----- Listed records -----

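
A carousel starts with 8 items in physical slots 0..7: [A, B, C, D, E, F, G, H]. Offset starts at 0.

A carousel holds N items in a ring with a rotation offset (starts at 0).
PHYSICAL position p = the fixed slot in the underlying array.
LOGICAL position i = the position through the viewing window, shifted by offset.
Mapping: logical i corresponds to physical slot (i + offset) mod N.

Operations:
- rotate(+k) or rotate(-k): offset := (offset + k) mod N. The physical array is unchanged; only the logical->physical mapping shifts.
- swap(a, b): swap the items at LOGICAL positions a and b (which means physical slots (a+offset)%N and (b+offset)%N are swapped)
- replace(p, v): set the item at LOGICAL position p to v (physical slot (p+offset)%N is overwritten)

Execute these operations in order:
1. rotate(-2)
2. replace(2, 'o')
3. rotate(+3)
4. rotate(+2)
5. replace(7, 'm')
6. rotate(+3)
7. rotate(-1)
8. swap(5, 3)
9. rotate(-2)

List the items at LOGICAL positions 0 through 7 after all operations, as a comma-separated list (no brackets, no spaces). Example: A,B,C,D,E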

-----
----- Listed records -----

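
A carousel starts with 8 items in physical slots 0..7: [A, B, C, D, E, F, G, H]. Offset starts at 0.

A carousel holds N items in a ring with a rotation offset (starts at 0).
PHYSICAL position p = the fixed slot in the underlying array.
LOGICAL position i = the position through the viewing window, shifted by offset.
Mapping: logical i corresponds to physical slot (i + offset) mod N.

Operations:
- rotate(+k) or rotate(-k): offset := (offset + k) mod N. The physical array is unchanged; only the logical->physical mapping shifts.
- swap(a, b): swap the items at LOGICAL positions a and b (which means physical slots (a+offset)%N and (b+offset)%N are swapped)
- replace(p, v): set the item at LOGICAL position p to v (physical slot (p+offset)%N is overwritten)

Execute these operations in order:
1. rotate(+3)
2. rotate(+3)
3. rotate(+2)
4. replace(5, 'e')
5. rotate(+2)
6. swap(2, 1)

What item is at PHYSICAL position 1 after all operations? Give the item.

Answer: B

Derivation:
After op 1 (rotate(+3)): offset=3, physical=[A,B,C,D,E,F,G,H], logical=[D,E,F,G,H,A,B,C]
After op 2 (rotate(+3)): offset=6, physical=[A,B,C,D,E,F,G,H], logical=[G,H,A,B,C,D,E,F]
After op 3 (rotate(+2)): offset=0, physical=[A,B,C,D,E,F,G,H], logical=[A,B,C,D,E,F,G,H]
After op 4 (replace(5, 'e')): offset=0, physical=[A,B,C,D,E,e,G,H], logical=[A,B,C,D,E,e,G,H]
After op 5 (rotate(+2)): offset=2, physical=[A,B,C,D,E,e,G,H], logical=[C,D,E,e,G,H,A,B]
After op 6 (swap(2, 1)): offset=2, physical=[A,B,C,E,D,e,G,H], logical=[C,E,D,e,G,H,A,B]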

-----
----- Listed records -----

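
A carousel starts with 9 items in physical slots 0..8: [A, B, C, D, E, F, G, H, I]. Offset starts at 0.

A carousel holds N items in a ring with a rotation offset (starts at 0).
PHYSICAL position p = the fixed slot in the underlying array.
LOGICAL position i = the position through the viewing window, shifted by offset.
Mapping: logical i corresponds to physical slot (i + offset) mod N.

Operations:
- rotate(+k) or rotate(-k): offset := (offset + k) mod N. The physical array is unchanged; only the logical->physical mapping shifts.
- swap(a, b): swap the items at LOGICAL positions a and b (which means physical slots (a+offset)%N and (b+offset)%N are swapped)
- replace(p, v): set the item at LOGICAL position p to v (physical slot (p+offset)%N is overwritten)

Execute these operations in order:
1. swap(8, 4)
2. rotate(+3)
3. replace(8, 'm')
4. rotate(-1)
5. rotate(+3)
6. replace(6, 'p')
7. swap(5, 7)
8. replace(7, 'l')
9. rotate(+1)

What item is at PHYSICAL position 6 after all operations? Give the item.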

-----

• [Exercise description]
Give back exactly the lines of the listing above that run from the line with "8. swap(5, 3)" to the line with "List the items", inclusive.

• [Solution]
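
8. swap(5, 3)
9. rotate(-2)

List the items at LOGICAL positions 0 through 7 after all operations, as a comma-separated list (no brackets, no spaces). Example: A,B,C,D,E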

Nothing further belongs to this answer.